Stored data:

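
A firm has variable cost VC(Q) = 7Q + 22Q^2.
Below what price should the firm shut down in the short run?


AVC(Q) = VC(Q)/Q = 7 + 22Q
AVC is increasing in Q, so minimum AVC is at Q -> 0+.
Min AVC = 7
The firm should shut down if P < 7.

7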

__Problem to solve__: Output every record exactly as written, with nothing dropped.

__Task result__:
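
A firm has variable cost VC(Q) = 7Q + 22Q^2.
Below what price should the firm shut down in the short run?


AVC(Q) = VC(Q)/Q = 7 + 22Q
AVC is increasing in Q, so minimum AVC is at Q -> 0+.
Min AVC = 7
The firm should shut down if P < 7.

7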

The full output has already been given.